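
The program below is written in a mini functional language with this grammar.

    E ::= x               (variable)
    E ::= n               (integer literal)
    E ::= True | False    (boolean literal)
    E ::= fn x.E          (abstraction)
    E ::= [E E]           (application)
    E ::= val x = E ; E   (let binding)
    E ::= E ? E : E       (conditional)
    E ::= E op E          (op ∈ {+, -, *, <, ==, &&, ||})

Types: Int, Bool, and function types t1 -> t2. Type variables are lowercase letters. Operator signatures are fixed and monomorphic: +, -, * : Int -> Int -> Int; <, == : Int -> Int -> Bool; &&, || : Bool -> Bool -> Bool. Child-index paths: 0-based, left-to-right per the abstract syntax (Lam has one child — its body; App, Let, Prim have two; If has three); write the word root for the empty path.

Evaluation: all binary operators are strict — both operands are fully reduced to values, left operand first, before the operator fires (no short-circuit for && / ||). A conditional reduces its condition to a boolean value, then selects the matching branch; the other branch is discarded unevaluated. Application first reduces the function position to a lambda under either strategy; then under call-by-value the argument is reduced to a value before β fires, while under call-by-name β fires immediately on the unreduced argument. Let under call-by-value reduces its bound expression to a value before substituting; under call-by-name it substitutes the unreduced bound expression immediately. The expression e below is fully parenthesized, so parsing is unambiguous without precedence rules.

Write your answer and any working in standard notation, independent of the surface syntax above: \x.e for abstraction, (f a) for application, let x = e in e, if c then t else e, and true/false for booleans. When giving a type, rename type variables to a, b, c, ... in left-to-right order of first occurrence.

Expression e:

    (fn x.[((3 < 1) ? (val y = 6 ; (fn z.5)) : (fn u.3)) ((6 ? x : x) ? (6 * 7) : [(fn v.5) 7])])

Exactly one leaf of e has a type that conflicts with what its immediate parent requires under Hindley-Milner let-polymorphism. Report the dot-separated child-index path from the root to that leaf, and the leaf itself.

Answer: 0.1.0.0 : 6

Working:
  unify Int ~ Int
  unify Int ~ Int
  unify Bool ~ Bool
let y : Int
\z._ : b -> Int
\u._ : c -> Int
  unify b -> Int ~ c -> Int
  unify b ~ c
  unify Int ~ Int
  unify Int ~ Bool
  FAIL: mismatch Int ~ Bool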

*-*-*

▸ **WHAT THE TASK ASKS**: Working from the material above, retype exactly the lines from the one with "E ::= val x" through the one with "Types: Int, Bool, and", both included, and only those lines.

▸ **COMPLETED TASK**:
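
    E ::= val x = E ; E   (let binding)
    E ::= E ? E : E       (conditional)
    E ::= E op E          (op ∈ {+, -, *, <, ==, &&, ||})

Types: Int, Bool, and function types t1 -> t2. Type variables are lowercase letters. Operator signatures are fixed and monomorphic: +, -, * : Int -> Int -> Int; <, == : Int -> Int -> Bool; &&, || : Bool -> Bool -> Bool. Child-index paths: 0-based, left-to-right per the abstract syntax (Lam has one child — its body; App, Let, Prim have two; If has three); write the word root for the empty path.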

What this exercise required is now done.